Work item: Exactly as written, return every line of the data below.

[Start of section]

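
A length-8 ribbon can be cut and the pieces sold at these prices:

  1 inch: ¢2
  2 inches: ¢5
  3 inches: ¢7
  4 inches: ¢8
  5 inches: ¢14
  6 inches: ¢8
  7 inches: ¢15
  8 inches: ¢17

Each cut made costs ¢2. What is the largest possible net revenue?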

[End of section]

Written response:
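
A length-8 ribbon can be cut and the pieces sold at these prices:

  1 inch: ¢2
  2 inches: ¢5
  3 inches: ¢7
  4 inches: ¢8
  5 inches: ¢14
  6 inches: ¢8
  7 inches: ¢15
  8 inches: ¢17

Each cut made costs ¢2. What is the largest possible net revenue?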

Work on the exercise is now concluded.